## Stored data
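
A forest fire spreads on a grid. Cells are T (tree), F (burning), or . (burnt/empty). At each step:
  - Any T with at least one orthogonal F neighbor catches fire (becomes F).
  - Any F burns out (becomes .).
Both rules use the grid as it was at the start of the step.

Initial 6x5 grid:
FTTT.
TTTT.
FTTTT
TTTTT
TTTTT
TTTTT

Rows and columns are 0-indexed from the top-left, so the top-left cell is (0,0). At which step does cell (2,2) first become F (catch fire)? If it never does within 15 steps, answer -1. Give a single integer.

Step 1: cell (2,2)='T' (+4 fires, +2 burnt)
Step 2: cell (2,2)='F' (+5 fires, +4 burnt)
  -> target ignites at step 2
Step 3: cell (2,2)='.' (+6 fires, +5 burnt)
Step 4: cell (2,2)='.' (+5 fires, +6 burnt)
Step 5: cell (2,2)='.' (+3 fires, +5 burnt)
Step 6: cell (2,2)='.' (+2 fires, +3 burnt)
Step 7: cell (2,2)='.' (+1 fires, +2 burnt)
Step 8: cell (2,2)='.' (+0 fires, +1 burnt)
  fire out at step 8

2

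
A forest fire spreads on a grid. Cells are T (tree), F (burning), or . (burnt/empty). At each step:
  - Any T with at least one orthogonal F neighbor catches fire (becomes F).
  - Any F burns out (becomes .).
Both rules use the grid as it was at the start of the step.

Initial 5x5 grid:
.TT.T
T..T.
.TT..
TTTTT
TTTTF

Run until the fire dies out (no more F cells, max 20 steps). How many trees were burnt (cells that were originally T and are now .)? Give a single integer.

Step 1: +2 fires, +1 burnt (F count now 2)
Step 2: +2 fires, +2 burnt (F count now 2)
Step 3: +2 fires, +2 burnt (F count now 2)
Step 4: +3 fires, +2 burnt (F count now 3)
Step 5: +2 fires, +3 burnt (F count now 2)
Step 6: +0 fires, +2 burnt (F count now 0)
Fire out after step 6
Initially T: 16, now '.': 20
Total burnt (originally-T cells now '.'): 11

Answer: 11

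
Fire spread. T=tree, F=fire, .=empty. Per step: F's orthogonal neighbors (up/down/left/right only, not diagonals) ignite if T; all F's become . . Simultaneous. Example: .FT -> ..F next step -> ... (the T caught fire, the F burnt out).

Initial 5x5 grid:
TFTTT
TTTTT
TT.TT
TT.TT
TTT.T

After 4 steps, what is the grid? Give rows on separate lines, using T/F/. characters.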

## GOAL OF THE EXERCISE
Retype each line above exactly as written.

## SOLUTION TO THE PROBLEM
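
A forest fire spreads on a grid. Cells are T (tree), F (burning), or . (burnt/empty). At each step:
  - Any T with at least one orthogonal F neighbor catches fire (becomes F).
  - Any F burns out (becomes .).
Both rules use the grid as it was at the start of the step.

Initial 6x5 grid:
FTTT.
TTTT.
FTTTT
TTTTT
TTTTT
TTTTT

Rows and columns are 0-indexed from the top-left, so the top-left cell is (0,0). At which step does cell (2,2) first become F (catch fire)? If it never does within 15 steps, answer -1. Give a single integer.

Step 1: cell (2,2)='T' (+4 fires, +2 burnt)
Step 2: cell (2,2)='F' (+5 fires, +4 burnt)
  -> target ignites at step 2
Step 3: cell (2,2)='.' (+6 fires, +5 burnt)
Step 4: cell (2,2)='.' (+5 fires, +6 burnt)
Step 5: cell (2,2)='.' (+3 fires, +5 burnt)
Step 6: cell (2,2)='.' (+2 fires, +3 burnt)
Step 7: cell (2,2)='.' (+1 fires, +2 burnt)
Step 8: cell (2,2)='.' (+0 fires, +1 burnt)
  fire out at step 8

2

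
A forest fire spreads on a grid. Cells are T (tree), F (burning), or . (burnt/empty). At each step:
  - Any T with at least one orthogonal F neighbor catches fire (becomes F).
  - Any F burns out (becomes .).
Both rules use the grid as it was at the start of the step.

Initial 5x5 grid:
.TT.T
T..T.
.TT..
TTTTT
TTTTF

Run until the fire dies out (no more F cells, max 20 steps). How many trees were burnt (cells that were originally T and are now .)? Give a single integer.

Step 1: +2 fires, +1 burnt (F count now 2)
Step 2: +2 fires, +2 burnt (F count now 2)
Step 3: +2 fires, +2 burnt (F count now 2)
Step 4: +3 fires, +2 burnt (F count now 3)
Step 5: +2 fires, +3 burnt (F count now 2)
Step 6: +0 fires, +2 burnt (F count now 0)
Fire out after step 6
Initially T: 16, now '.': 20
Total burnt (originally-T cells now '.'): 11

Answer: 11

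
Fire spread. T=tree, F=fire, .=empty. Per step: F's orthogonal neighbors (up/down/left/right only, not diagonals) ignite if T; all F's become . . Simultaneous. Example: .FT -> ..F next step -> ... (the T caught fire, the F burnt out).

Initial 5x5 grid:
TFTTT
TTTTT
TT.TT
TT.TT
TTT.T

After 4 steps, what is the grid? Give rows on separate lines, using T/F/. characters.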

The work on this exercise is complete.